--- START ---
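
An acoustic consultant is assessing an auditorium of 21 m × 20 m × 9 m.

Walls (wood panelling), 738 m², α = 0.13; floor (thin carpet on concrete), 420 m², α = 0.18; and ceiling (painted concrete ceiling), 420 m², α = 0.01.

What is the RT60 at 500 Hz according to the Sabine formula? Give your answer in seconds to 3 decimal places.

3.463 s

Summing Sᵢαᵢ: 95.940 + 75.600 + 4.200 → A = 175.740 sabins.
V = 21·20·9 = 3780 m³.
T = 0.161 V/A = 0.161·3780/175.740 = 3.463 s.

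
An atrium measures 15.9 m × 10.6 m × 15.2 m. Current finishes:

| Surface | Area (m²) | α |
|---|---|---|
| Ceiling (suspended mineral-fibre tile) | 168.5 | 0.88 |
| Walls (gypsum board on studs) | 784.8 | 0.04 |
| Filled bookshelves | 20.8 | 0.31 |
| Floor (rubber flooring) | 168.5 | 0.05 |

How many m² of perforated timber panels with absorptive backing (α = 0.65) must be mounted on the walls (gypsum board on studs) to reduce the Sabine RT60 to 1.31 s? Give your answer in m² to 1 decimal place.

197.2

Summing Sᵢαᵢ: 148.280 + 31.392 + 6.448 + 8.425 → A₁ = 194.545 sabins.
V = 2561.808 m³. Target absorption A₂ = 0.161 × 2561.808 / 1.31 = 314.848 sabins.
Absorption to add: 314.848 − 194.545 = 120.303 sabins.
Net gain per m²: Δα = 0.65 − 0.04 = 0.61.
Area = ΔA/Δα = 120.303/0.61 = 197.2 m².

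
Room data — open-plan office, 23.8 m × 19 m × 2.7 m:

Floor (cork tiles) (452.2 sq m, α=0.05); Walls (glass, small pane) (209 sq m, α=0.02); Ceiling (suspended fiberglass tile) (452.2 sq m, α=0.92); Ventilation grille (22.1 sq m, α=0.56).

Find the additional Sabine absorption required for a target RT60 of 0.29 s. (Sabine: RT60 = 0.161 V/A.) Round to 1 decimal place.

Total absorption A₁ = 452.2·0.05 + 209·0.02 + 452.2·0.92 + 22.1·0.56
  = 22.610 + 4.180 + 416.024 + 12.376 = 455.190 sq m sabins.
Target A₂ = 0.161·1220.94/0.29 = 677.832 sabins (V = 1220.94 m³).
Shortfall: 677.832 − 455.190 = 222.6 sabins.

222.6 sabins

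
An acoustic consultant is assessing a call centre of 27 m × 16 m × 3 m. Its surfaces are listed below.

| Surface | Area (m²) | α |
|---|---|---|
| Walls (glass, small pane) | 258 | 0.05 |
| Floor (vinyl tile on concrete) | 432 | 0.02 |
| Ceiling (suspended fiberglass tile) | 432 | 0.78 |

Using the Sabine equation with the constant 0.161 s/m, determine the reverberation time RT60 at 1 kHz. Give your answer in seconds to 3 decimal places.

0.582 s

A = Σ Sᵢαᵢ = 258×0.05 + 432×0.02 + 432×0.78 = 358.500 sabins.
V = 27·16·3 = 1296 m³.
T = 0.161 V/A = 0.161·1296/358.500 = 0.582 s.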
--- END ---
> Work required:
Your output should be the listing's lines, exact and complete, from its first line to the line that contains "Walls (wood panelling), 738", inclusive.

> Result of the task:
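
An acoustic consultant is assessing an auditorium of 21 m × 20 m × 9 m.

Walls (wood panelling), 738 m², α = 0.13; floor (thin carpet on concrete), 420 m², α = 0.18; and ceiling (painted concrete ceiling), 420 m², α = 0.01.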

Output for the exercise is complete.